Task prompt
Where does the word "radius" appear in the data? Copy every line that holds it.

Provided data START

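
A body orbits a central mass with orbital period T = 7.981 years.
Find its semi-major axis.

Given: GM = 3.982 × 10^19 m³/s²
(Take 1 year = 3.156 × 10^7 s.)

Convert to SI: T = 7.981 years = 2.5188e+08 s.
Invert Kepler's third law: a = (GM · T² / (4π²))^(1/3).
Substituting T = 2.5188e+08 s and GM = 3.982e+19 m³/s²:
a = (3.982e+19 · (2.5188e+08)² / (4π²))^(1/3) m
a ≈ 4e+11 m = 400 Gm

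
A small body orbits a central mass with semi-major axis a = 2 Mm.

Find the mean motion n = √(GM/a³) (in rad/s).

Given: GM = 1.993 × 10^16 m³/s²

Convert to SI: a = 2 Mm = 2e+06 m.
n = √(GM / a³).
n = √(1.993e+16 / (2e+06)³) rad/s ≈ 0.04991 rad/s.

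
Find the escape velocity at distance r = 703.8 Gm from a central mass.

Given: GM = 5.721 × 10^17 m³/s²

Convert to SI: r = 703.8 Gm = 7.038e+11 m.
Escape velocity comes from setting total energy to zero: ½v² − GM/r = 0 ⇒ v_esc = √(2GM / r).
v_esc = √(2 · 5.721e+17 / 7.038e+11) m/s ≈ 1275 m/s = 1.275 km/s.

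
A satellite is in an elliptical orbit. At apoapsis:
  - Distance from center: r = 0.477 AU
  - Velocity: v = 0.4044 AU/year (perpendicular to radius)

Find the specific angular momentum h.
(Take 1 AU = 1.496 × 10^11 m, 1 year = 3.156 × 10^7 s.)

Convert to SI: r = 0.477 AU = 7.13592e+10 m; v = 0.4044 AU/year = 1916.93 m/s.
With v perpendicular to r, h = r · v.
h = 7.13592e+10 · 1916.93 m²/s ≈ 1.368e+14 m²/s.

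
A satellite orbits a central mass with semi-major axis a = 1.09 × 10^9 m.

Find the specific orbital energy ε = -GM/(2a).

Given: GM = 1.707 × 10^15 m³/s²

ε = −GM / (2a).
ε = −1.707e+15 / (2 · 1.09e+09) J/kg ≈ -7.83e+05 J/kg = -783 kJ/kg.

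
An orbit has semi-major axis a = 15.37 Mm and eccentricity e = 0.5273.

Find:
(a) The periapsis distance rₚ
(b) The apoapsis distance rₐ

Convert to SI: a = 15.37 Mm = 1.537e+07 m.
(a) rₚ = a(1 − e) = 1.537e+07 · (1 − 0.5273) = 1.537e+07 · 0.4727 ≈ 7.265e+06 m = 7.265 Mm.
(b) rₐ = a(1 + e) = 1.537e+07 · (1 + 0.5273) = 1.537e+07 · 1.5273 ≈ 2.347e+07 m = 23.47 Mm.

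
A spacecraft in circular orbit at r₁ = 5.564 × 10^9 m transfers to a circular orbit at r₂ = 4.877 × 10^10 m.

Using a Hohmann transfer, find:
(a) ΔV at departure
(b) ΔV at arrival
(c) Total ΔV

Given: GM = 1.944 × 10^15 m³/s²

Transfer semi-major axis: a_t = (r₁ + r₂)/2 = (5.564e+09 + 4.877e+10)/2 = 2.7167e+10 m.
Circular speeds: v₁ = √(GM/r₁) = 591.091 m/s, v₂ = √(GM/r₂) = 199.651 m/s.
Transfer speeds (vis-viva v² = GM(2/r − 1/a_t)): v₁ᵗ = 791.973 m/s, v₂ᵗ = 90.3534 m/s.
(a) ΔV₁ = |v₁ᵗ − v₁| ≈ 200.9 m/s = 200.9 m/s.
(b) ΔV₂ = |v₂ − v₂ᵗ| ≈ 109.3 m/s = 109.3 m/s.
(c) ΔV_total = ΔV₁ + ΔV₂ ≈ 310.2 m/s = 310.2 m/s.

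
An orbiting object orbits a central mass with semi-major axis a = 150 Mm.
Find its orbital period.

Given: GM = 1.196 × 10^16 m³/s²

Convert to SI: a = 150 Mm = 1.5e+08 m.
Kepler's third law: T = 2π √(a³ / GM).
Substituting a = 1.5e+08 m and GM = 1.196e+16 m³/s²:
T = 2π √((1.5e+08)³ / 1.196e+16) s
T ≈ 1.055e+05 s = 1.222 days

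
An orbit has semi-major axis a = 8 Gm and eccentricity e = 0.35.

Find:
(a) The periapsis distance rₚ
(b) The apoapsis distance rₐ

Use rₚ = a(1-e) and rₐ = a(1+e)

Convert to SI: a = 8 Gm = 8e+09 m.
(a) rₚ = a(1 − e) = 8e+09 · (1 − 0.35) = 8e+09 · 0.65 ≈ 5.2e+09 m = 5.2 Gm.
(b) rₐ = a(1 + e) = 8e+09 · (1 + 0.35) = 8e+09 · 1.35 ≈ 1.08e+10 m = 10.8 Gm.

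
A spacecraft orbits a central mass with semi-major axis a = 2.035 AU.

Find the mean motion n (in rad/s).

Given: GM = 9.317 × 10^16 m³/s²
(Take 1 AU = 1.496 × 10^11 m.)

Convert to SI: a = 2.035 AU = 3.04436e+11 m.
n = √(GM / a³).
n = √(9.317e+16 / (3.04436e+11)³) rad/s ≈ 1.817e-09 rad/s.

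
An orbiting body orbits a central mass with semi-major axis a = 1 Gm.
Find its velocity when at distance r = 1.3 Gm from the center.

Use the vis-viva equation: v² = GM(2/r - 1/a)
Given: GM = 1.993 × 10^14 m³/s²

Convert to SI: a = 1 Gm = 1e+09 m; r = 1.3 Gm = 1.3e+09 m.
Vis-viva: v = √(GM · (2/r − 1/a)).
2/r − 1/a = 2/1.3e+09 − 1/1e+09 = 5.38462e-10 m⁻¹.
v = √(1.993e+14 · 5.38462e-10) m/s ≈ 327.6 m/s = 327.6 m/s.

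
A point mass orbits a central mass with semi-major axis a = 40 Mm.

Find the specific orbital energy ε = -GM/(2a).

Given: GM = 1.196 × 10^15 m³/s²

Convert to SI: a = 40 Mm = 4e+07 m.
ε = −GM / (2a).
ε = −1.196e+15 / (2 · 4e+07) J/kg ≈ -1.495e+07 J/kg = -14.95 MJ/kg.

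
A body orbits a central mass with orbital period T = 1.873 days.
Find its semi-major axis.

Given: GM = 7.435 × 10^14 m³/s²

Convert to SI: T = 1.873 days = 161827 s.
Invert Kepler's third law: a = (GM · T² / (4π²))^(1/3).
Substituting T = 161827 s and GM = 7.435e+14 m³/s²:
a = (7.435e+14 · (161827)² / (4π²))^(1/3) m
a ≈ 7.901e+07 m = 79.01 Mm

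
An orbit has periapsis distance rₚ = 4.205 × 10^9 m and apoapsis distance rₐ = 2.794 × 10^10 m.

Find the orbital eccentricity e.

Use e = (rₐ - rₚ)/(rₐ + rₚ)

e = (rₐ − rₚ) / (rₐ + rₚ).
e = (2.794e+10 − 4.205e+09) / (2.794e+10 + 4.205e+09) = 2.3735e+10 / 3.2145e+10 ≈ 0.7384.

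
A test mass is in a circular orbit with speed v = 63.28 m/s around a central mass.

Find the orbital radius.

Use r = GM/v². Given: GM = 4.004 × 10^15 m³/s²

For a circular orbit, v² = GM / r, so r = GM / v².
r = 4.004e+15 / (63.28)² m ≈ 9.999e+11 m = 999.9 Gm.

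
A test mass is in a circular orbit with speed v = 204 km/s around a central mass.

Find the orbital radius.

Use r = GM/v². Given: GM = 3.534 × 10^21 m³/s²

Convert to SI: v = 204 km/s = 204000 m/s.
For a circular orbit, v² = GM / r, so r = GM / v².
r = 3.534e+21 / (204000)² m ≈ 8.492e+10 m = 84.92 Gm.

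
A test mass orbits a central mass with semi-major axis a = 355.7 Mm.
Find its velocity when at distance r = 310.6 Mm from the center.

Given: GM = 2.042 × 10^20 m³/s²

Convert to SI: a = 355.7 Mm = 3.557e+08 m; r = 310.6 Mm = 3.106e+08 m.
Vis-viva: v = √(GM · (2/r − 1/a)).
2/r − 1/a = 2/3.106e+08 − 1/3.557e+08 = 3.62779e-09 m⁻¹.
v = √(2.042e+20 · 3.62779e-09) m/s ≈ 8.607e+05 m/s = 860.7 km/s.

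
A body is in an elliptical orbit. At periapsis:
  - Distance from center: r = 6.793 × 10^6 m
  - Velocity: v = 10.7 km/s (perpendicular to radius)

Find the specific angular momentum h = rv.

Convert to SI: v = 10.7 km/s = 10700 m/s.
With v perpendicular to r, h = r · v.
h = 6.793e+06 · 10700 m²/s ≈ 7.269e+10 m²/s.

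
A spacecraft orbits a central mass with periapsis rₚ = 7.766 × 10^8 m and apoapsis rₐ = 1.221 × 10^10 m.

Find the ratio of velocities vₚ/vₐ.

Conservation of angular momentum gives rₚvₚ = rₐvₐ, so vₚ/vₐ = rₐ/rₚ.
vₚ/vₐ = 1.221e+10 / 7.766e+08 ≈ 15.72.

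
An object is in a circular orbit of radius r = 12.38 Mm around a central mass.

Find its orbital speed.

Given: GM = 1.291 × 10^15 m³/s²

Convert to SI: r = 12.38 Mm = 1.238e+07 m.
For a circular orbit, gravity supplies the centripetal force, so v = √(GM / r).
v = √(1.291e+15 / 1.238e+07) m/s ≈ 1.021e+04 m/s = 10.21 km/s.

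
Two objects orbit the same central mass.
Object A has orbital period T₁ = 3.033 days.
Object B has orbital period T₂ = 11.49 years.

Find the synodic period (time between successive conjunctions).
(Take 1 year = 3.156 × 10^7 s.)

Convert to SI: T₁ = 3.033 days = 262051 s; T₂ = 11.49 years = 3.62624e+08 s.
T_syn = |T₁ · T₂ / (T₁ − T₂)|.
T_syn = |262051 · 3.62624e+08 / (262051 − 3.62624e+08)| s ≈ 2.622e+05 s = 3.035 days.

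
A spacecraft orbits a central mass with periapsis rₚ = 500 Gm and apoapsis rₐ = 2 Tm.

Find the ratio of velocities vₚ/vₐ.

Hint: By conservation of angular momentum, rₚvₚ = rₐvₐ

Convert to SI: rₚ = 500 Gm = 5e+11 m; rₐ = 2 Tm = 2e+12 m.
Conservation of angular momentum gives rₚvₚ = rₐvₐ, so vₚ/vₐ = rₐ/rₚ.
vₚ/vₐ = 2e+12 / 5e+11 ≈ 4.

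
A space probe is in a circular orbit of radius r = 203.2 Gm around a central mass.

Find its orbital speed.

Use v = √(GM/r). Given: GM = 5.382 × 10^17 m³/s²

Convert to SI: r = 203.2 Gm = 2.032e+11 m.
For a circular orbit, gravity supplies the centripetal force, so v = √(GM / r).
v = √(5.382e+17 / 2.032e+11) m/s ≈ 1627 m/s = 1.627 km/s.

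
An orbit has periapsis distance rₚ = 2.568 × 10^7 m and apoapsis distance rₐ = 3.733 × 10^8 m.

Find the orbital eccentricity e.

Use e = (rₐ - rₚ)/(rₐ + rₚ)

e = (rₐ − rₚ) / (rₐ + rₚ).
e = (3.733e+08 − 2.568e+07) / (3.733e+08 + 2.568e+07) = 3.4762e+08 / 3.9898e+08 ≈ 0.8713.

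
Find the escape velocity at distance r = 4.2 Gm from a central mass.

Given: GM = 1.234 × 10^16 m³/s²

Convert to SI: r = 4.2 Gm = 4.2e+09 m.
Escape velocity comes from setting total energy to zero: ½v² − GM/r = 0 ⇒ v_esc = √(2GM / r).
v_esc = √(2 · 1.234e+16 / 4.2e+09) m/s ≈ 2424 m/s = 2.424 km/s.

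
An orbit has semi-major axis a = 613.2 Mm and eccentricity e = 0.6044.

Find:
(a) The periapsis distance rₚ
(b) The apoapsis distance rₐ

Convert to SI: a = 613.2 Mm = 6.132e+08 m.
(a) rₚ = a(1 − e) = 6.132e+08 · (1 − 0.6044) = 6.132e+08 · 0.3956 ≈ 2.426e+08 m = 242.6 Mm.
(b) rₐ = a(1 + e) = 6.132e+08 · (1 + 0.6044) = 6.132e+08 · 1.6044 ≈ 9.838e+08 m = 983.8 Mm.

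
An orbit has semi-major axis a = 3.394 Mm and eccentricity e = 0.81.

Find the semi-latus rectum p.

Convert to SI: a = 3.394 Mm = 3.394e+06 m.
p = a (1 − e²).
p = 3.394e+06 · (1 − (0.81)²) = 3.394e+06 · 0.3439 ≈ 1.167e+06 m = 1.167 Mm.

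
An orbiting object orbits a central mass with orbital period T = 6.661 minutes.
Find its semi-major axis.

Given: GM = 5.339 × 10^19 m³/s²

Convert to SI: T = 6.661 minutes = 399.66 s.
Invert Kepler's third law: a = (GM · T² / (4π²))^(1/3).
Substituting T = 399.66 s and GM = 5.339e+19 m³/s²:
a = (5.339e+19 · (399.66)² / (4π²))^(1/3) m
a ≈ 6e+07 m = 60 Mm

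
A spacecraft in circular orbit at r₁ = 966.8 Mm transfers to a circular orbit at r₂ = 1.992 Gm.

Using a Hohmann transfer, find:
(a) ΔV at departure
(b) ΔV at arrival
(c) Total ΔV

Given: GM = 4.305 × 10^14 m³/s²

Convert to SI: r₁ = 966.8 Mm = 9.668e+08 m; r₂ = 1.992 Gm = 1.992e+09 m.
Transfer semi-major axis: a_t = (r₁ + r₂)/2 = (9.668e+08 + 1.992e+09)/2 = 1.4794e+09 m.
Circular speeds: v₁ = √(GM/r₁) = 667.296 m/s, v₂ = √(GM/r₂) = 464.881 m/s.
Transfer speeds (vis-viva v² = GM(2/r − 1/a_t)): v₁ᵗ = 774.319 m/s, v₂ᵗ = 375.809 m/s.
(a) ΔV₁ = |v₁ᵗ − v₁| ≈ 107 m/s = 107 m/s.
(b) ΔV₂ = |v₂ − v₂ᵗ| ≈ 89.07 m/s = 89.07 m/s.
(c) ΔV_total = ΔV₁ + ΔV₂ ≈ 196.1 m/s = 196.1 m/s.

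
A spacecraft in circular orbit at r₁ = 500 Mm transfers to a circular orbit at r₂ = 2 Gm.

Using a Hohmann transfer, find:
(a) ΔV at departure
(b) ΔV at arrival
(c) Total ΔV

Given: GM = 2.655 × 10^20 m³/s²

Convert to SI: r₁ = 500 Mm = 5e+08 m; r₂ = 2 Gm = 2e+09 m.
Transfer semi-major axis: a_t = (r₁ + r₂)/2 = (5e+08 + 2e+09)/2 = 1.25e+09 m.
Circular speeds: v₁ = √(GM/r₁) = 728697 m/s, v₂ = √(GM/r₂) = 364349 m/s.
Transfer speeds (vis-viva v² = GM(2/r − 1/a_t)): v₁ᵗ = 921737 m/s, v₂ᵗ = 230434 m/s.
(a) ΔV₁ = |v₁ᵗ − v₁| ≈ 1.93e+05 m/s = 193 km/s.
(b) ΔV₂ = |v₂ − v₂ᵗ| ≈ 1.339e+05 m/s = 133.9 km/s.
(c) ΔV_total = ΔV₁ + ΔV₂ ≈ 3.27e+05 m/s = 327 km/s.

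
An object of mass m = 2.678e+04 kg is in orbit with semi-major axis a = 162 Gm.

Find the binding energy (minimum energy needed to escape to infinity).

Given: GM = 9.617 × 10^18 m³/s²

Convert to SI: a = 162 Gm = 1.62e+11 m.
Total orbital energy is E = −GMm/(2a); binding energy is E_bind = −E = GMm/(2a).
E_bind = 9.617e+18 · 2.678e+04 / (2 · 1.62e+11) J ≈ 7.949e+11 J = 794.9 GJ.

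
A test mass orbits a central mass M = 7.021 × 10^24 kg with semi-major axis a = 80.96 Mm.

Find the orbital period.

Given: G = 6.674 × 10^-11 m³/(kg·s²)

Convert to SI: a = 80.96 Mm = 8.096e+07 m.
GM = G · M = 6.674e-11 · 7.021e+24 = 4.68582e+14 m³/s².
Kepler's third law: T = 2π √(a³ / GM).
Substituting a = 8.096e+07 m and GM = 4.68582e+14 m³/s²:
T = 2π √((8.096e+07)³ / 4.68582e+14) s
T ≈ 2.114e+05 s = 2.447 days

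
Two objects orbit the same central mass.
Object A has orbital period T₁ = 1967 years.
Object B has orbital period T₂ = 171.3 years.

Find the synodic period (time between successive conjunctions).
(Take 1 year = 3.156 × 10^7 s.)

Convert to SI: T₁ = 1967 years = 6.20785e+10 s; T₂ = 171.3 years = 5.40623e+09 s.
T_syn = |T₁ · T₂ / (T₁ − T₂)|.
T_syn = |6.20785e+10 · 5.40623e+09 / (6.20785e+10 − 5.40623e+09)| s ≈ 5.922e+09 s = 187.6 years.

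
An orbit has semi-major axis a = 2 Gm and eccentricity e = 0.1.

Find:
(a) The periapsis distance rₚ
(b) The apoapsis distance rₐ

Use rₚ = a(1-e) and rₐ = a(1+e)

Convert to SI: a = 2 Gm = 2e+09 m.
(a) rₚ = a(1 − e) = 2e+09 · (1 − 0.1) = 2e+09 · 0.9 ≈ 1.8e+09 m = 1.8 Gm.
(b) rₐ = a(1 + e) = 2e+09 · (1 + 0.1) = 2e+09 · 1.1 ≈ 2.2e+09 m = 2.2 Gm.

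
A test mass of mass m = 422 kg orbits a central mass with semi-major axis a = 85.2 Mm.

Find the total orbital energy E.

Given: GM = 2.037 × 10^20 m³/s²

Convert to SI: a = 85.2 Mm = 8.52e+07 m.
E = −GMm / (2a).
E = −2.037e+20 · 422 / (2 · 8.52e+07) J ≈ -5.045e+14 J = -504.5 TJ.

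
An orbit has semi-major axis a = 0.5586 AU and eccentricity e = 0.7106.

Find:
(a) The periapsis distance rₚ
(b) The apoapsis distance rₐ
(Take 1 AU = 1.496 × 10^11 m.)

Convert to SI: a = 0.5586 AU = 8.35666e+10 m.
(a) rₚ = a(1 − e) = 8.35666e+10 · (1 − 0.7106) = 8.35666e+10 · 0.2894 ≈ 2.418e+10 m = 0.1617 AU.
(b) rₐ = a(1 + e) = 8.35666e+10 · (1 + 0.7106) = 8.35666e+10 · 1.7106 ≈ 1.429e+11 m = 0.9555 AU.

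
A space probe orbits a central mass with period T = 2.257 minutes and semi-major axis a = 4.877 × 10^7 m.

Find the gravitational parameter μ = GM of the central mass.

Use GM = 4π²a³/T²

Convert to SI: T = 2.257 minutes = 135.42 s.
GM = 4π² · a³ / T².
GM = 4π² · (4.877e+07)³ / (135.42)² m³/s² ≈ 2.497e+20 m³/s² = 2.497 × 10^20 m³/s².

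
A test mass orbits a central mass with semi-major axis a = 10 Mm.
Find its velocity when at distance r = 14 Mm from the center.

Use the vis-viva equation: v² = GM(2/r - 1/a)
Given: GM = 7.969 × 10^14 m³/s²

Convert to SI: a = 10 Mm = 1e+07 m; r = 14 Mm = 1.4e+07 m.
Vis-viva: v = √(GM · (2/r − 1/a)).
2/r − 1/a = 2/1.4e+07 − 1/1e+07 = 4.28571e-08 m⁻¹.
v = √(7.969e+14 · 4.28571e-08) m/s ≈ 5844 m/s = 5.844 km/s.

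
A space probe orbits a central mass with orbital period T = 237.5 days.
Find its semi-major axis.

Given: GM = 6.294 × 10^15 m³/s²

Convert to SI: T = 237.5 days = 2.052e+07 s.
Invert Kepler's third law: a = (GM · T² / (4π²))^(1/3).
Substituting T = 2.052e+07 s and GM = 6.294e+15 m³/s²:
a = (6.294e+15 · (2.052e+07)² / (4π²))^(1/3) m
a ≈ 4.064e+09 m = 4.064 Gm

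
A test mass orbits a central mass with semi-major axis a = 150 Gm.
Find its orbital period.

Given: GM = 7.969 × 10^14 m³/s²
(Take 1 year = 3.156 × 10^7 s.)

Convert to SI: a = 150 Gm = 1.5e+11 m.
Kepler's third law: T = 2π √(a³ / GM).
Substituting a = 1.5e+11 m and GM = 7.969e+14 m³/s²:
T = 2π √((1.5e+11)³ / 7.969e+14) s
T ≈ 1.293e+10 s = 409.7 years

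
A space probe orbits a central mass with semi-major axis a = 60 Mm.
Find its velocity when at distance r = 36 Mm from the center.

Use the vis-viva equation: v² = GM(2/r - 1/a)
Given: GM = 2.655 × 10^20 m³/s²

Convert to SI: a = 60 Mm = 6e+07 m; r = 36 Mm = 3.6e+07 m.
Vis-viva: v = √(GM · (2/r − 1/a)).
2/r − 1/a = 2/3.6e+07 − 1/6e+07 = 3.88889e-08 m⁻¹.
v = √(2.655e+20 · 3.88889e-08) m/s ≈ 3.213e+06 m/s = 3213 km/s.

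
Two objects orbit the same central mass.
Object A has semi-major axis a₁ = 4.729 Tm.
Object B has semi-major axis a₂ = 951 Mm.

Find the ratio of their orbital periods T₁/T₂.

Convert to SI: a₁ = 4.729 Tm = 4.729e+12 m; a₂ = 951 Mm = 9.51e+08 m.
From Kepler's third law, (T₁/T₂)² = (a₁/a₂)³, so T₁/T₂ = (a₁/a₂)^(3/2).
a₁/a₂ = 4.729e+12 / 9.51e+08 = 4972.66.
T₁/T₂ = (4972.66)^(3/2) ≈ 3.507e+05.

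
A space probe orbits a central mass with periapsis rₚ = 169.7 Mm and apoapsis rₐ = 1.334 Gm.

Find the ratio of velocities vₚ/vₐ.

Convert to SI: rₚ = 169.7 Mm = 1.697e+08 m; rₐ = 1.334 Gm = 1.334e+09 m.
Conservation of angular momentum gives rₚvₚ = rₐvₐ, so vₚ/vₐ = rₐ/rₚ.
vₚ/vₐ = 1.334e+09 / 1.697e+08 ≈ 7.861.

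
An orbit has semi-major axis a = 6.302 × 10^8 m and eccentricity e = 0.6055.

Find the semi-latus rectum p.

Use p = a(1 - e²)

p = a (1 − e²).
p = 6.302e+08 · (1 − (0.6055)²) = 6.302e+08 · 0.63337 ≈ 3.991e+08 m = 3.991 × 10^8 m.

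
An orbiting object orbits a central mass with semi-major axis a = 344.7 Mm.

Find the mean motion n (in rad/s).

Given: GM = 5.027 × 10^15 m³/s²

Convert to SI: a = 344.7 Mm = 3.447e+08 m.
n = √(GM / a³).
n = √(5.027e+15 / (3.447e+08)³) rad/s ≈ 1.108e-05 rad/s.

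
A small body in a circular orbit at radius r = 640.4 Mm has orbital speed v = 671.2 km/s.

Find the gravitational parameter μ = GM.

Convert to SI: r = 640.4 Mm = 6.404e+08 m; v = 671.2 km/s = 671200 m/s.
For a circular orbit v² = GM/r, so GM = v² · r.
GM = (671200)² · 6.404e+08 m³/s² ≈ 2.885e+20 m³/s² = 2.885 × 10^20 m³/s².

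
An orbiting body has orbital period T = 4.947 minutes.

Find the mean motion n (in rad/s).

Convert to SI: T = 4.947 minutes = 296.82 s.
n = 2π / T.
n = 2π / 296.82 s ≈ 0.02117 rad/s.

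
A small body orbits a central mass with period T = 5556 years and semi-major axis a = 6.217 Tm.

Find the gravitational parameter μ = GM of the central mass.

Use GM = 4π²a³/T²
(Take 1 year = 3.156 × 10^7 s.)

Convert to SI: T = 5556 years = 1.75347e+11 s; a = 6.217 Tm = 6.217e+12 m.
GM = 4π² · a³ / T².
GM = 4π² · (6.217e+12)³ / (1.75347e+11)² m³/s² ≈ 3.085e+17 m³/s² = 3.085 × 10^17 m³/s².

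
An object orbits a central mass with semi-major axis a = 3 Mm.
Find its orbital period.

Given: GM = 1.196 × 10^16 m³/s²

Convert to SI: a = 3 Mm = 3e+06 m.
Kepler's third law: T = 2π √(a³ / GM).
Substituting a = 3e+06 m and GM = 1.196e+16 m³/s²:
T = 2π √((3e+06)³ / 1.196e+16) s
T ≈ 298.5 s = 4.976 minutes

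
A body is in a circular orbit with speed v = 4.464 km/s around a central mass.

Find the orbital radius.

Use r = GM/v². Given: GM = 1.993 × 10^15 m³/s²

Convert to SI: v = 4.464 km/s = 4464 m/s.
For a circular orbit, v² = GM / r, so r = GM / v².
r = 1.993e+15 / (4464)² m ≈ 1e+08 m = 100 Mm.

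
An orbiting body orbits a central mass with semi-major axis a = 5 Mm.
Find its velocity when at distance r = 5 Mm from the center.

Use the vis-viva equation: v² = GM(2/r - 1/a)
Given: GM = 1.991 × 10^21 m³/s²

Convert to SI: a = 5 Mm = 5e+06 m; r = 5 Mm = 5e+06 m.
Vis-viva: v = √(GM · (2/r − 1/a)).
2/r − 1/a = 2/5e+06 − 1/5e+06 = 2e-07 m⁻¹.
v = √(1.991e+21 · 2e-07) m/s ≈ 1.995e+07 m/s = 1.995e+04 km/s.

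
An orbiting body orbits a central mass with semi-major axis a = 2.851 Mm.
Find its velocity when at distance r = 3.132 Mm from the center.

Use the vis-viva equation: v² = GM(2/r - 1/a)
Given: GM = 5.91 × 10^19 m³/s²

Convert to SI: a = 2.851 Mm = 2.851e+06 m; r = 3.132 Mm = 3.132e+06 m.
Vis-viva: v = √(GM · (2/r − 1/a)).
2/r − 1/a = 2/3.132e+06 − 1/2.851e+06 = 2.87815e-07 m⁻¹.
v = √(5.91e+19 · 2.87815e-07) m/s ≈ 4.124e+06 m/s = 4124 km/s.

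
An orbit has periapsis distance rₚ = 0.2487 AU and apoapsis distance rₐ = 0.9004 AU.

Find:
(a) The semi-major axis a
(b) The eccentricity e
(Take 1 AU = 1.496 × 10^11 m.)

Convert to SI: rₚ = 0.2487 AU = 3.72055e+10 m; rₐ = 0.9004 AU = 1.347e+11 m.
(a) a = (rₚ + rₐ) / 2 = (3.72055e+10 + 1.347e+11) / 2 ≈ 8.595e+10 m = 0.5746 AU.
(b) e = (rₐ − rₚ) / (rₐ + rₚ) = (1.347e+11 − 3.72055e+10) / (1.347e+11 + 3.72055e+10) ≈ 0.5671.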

Provided data END

The completed task
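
  - Velocity: v = 0.4044 AU/year (perpendicular to radius)
Find the orbital radius.
Find the orbital radius.
  - Velocity: v = 10.7 km/s (perpendicular to radius)
An object is in a circular orbit of radius r = 12.38 Mm around a central mass.
A space probe is in a circular orbit of radius r = 203.2 Gm around a central mass.
A small body in a circular orbit at radius r = 640.4 Mm has orbital speed v = 671.2 km/s.
Find the orbital radius.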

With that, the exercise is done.